Segment Start: Data for this task

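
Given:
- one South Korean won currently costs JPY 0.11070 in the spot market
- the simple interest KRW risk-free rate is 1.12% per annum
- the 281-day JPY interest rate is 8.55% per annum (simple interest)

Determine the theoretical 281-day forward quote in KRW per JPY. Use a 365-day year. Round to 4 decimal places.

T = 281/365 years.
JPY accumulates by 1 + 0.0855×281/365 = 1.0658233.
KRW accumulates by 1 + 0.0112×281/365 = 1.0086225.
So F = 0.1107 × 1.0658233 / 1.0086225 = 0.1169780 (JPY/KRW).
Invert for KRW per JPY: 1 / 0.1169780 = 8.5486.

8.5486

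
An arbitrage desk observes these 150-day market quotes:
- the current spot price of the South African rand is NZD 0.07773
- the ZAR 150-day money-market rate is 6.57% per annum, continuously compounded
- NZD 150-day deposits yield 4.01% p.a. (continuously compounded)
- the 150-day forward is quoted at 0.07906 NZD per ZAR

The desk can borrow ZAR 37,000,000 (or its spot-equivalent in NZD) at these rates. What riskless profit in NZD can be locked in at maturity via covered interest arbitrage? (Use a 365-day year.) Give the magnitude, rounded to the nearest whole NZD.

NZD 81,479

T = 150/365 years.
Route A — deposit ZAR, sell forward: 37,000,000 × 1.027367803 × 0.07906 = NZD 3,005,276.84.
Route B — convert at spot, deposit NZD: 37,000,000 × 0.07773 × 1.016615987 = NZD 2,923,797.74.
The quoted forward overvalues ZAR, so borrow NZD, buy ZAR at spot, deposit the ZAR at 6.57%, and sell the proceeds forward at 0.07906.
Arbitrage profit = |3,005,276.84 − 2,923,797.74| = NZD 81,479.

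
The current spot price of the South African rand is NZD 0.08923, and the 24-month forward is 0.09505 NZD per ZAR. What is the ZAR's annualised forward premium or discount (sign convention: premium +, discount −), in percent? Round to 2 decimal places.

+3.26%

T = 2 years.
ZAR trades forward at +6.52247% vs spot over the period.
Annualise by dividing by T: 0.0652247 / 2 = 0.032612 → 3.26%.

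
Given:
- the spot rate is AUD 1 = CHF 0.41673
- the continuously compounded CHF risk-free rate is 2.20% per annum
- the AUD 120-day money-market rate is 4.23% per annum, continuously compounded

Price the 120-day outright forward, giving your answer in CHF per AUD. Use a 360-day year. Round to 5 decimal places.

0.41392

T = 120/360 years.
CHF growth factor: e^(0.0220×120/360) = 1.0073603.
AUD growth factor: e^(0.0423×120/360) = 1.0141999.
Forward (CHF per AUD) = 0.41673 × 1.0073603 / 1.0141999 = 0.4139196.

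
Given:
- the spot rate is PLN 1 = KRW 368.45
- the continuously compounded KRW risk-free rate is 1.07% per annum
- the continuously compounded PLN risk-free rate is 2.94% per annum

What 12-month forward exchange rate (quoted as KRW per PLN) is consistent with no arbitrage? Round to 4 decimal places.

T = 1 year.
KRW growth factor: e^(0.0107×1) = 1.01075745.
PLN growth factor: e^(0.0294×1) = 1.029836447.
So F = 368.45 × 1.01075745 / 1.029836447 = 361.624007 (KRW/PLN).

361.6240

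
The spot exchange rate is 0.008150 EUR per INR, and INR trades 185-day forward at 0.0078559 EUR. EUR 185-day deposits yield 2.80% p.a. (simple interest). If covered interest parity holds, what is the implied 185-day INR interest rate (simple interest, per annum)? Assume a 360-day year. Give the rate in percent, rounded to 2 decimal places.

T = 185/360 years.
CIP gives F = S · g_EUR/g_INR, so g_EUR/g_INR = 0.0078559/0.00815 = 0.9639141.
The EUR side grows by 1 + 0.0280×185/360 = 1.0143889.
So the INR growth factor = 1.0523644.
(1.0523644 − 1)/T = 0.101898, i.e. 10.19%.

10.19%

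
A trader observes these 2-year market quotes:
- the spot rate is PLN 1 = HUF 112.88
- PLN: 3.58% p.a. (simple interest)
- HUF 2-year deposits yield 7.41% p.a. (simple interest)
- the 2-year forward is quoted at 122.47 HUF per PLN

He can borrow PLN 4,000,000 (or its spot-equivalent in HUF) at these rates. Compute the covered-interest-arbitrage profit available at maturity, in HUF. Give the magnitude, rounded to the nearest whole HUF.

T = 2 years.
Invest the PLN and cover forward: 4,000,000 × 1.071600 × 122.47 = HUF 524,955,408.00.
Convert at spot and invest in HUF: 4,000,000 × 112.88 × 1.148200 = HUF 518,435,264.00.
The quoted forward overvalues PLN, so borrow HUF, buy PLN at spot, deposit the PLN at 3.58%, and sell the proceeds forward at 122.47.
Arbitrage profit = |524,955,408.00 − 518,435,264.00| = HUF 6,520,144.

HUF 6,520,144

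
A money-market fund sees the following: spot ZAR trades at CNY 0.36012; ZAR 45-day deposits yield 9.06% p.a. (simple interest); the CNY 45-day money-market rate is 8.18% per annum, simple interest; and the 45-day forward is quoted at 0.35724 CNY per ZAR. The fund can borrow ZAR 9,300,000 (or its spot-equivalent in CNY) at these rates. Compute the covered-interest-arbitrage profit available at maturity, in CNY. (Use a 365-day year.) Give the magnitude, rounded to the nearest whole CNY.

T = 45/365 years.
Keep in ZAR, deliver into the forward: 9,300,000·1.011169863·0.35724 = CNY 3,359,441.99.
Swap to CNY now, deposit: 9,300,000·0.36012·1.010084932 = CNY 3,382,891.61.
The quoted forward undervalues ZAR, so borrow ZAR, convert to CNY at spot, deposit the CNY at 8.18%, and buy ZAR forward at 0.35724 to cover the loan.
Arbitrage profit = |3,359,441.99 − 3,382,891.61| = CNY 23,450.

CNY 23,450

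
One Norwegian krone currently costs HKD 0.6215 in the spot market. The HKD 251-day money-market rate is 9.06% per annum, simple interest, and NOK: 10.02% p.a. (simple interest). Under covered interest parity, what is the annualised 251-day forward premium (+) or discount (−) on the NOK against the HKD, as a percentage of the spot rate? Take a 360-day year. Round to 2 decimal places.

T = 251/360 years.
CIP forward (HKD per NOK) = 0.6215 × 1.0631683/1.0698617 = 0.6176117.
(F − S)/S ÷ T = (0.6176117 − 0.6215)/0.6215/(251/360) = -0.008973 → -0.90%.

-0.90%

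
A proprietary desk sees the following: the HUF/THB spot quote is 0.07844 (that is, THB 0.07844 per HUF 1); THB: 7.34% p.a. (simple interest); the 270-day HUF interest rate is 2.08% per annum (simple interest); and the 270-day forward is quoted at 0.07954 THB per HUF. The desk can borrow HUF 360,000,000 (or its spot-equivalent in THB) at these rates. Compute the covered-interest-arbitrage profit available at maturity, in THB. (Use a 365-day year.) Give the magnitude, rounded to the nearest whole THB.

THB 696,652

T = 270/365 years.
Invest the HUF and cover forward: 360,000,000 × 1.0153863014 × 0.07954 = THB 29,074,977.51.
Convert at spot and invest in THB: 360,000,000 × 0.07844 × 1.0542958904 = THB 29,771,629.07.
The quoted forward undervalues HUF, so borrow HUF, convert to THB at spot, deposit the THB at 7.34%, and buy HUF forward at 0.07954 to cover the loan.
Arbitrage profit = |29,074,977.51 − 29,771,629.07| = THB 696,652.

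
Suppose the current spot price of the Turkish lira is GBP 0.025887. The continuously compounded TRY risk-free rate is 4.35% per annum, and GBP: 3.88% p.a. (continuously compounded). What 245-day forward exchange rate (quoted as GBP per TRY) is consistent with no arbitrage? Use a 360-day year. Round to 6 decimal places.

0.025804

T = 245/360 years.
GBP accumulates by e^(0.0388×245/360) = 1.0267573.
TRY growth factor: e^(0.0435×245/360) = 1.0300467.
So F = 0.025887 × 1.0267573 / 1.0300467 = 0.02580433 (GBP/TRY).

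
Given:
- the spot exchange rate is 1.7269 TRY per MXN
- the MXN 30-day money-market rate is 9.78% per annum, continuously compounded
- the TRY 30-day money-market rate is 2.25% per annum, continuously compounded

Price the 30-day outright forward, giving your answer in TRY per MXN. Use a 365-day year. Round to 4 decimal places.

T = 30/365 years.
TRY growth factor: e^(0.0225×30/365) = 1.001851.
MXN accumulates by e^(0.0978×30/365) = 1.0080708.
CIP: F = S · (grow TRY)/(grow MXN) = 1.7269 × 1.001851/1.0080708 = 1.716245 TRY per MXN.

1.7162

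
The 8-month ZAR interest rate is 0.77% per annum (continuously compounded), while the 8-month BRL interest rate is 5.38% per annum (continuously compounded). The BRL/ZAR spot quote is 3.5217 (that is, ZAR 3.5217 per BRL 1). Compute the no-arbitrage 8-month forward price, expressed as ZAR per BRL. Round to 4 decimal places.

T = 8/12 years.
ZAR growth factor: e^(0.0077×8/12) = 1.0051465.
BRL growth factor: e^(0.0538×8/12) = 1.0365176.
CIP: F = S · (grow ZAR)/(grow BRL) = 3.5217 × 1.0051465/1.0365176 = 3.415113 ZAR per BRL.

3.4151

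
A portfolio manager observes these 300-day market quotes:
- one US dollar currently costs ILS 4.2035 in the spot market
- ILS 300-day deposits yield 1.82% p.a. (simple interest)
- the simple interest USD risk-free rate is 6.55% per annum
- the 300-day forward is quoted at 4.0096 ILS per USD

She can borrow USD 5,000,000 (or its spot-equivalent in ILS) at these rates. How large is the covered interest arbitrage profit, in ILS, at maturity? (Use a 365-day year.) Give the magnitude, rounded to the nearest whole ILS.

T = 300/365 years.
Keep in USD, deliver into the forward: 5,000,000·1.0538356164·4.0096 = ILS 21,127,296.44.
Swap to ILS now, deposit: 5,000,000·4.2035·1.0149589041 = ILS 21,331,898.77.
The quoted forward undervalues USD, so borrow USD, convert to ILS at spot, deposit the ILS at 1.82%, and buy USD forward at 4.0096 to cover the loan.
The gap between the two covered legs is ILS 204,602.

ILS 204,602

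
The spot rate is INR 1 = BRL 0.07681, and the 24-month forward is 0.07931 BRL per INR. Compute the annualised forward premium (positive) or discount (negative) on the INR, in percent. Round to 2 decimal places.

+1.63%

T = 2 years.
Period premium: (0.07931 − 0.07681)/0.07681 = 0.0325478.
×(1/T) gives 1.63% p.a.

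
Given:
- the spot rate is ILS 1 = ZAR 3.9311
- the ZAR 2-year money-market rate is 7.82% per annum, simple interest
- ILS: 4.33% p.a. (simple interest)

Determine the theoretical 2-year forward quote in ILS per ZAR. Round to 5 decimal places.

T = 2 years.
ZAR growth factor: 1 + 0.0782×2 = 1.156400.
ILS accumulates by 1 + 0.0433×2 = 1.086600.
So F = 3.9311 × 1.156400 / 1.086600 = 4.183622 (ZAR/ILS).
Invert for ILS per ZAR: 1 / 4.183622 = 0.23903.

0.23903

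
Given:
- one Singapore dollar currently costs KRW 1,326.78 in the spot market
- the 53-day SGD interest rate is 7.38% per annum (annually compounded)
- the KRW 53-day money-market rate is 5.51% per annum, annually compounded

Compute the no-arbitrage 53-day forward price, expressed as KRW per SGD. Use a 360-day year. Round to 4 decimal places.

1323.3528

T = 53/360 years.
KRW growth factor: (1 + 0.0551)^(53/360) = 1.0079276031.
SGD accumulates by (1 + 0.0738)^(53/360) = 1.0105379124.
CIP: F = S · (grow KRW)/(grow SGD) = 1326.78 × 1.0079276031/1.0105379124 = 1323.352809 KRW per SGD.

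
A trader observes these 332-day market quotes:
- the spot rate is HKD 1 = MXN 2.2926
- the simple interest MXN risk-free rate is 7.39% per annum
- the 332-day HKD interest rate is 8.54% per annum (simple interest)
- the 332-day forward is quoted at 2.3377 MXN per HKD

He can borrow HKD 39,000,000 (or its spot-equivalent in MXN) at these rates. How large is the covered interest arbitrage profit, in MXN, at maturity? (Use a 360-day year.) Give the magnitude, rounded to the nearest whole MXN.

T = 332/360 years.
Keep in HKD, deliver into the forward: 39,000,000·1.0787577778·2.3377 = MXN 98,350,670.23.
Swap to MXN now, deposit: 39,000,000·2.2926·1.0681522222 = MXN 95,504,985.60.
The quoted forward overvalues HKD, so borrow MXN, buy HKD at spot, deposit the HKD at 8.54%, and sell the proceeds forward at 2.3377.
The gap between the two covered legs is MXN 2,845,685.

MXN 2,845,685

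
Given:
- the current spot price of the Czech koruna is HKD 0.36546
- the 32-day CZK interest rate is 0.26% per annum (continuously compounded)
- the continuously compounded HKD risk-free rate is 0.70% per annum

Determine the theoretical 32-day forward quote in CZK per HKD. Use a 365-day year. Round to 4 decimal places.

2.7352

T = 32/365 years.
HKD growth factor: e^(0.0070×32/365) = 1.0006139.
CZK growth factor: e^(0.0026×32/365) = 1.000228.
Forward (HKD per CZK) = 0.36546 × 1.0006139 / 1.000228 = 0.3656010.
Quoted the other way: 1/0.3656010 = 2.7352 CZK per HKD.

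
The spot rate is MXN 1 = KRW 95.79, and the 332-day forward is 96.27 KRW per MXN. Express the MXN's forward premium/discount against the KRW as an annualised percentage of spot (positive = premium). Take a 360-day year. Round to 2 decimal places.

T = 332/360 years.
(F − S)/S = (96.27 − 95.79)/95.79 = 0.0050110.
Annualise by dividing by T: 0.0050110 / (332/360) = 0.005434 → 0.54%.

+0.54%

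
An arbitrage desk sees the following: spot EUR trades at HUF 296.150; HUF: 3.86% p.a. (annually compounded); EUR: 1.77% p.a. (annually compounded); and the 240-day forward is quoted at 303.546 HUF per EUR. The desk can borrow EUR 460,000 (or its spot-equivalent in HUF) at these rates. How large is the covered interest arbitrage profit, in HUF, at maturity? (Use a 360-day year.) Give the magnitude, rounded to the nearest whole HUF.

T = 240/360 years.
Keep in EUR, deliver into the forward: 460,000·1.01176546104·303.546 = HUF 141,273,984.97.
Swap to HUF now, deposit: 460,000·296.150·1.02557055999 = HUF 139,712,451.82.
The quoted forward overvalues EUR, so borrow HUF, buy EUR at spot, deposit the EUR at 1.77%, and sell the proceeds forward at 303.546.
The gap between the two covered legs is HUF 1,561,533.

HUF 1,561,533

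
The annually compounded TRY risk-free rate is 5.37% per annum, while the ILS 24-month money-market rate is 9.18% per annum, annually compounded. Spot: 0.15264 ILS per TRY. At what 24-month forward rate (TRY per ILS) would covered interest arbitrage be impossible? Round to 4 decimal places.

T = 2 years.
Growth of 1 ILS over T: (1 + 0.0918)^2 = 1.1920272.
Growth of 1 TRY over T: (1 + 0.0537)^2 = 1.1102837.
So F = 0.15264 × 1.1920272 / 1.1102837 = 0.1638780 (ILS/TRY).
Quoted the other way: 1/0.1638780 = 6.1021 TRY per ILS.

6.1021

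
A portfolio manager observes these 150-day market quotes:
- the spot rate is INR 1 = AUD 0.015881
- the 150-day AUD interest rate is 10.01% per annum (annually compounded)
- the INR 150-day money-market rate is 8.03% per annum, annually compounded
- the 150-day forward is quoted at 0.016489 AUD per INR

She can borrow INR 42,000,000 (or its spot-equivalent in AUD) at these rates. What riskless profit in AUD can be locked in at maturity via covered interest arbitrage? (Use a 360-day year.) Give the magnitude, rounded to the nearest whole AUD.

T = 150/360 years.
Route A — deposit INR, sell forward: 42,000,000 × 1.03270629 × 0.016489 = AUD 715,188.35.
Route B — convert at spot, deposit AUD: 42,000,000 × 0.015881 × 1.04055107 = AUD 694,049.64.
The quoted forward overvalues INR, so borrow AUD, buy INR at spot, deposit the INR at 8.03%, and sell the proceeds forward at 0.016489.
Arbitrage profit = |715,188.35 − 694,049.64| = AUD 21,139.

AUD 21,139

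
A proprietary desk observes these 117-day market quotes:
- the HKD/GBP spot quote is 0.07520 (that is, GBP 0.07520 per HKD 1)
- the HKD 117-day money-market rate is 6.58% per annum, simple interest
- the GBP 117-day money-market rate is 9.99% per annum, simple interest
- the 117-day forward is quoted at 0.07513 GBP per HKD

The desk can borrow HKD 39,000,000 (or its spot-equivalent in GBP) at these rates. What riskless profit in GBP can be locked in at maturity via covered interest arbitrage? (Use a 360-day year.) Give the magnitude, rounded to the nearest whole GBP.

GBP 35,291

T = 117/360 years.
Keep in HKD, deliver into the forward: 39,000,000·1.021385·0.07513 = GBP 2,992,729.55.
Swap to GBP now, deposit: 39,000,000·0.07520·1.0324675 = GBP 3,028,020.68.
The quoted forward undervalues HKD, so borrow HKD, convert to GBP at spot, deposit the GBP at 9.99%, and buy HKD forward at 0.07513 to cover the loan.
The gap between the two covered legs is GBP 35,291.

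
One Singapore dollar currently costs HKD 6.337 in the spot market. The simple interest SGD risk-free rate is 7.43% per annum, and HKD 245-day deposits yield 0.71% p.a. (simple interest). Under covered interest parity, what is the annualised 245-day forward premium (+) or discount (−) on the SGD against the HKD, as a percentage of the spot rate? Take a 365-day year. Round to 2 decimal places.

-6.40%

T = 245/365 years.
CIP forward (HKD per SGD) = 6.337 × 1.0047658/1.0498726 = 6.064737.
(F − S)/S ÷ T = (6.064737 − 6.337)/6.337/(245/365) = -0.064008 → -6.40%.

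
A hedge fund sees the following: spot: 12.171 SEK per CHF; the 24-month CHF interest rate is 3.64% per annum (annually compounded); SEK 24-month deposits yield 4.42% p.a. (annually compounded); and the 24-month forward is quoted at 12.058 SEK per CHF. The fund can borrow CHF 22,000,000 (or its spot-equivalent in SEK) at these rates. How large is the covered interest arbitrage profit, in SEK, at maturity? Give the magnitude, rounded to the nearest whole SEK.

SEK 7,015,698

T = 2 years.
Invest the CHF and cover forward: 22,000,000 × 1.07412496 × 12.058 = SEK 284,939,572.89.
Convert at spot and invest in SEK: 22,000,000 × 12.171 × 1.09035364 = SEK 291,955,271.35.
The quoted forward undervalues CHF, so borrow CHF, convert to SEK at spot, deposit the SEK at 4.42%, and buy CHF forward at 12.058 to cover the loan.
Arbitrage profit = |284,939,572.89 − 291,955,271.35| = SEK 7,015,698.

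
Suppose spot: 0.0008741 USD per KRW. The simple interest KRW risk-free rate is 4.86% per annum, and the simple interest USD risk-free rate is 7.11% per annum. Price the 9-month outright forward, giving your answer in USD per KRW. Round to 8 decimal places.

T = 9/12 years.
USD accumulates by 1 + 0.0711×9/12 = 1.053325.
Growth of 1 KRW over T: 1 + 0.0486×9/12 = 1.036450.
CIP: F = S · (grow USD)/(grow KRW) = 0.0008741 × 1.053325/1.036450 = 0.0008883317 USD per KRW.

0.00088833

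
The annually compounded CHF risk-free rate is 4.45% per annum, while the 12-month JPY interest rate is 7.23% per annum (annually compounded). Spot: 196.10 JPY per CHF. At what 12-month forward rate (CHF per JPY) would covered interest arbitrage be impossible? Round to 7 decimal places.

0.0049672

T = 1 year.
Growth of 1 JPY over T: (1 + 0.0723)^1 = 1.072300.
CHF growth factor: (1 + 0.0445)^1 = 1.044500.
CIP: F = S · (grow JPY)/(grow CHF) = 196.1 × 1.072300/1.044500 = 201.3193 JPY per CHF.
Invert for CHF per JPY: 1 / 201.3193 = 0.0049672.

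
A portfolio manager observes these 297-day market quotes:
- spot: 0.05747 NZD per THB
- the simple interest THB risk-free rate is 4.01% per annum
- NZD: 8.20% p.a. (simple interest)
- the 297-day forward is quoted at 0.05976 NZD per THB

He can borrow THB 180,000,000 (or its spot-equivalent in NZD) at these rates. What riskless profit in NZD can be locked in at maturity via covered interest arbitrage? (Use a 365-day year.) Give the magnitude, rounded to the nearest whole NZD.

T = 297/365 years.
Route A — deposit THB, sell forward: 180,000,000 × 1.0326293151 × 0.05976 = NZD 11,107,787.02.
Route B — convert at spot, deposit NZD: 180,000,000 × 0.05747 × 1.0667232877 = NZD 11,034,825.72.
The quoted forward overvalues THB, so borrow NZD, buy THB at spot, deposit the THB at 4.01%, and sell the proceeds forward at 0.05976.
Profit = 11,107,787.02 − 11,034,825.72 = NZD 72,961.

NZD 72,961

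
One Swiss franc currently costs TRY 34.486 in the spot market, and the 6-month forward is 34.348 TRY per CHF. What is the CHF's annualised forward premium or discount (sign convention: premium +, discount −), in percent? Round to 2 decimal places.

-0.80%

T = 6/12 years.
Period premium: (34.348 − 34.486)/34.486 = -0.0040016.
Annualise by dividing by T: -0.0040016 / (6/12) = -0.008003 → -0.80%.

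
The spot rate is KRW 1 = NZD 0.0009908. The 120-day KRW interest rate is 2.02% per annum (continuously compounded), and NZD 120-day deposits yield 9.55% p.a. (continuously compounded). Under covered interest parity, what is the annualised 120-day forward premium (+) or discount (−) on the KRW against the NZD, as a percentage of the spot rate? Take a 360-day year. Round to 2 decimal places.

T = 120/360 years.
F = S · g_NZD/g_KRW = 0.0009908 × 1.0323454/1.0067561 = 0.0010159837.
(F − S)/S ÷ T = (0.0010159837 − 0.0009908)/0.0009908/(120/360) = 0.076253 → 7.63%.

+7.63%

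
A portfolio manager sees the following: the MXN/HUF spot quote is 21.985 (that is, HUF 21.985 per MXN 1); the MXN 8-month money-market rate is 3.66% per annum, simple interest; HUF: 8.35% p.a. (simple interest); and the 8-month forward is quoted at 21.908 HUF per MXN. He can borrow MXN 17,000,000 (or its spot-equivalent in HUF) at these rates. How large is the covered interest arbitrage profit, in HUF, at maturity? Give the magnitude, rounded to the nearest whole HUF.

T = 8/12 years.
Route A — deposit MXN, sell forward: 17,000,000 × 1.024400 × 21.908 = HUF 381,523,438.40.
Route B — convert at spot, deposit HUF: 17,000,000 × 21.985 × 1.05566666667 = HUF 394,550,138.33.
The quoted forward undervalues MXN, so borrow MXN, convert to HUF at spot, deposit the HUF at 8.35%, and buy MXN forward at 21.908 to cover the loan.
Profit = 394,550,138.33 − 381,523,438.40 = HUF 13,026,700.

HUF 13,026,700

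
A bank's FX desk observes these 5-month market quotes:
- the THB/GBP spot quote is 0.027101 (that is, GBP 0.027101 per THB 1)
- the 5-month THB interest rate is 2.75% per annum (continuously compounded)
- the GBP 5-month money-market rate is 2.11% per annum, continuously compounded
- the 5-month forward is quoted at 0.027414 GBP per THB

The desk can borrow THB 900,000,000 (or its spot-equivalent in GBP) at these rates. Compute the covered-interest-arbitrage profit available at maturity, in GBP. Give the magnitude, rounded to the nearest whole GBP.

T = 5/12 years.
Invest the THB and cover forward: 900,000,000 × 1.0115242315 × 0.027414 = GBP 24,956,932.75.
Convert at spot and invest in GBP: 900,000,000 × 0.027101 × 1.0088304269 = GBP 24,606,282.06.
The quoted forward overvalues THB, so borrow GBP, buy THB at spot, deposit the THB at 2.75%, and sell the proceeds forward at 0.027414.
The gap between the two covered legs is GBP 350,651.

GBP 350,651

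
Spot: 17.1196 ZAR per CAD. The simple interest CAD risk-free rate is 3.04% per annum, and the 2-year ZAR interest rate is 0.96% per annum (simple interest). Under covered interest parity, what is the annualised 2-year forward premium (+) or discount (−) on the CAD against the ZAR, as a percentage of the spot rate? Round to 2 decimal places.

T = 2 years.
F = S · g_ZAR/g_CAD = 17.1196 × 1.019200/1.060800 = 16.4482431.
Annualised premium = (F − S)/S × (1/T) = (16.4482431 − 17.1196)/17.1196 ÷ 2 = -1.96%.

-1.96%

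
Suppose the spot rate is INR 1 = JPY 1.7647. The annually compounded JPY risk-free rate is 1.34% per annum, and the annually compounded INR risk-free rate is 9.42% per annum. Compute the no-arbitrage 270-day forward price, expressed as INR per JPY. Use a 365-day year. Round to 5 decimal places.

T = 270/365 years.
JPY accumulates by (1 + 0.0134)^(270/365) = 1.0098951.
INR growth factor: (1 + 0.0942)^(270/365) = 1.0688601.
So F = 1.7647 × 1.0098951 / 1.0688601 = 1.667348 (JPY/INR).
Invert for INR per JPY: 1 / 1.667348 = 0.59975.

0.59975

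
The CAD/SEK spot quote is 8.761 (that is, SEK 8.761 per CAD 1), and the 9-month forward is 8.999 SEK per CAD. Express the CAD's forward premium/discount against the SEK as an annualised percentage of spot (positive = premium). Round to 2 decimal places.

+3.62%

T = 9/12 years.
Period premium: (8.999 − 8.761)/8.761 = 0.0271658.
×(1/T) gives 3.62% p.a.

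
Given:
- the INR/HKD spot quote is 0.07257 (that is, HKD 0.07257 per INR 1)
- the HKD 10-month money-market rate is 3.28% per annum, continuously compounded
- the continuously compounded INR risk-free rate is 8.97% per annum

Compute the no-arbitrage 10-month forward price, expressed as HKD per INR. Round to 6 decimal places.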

Segment End: Data for this task

Task requirements: Go to the line with "- PLN: 3.58% p.a. (simple interest)" in the entries above and repeat every line from there through the line with "- the 2-year", exactly and with no other text.

Exercise result:
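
- PLN: 3.58% p.a. (simple interest)
- HUF 2-year deposits yield 7.41% p.a. (simple interest)
- the 2-year forward is quoted at 122.47 HUF per PLN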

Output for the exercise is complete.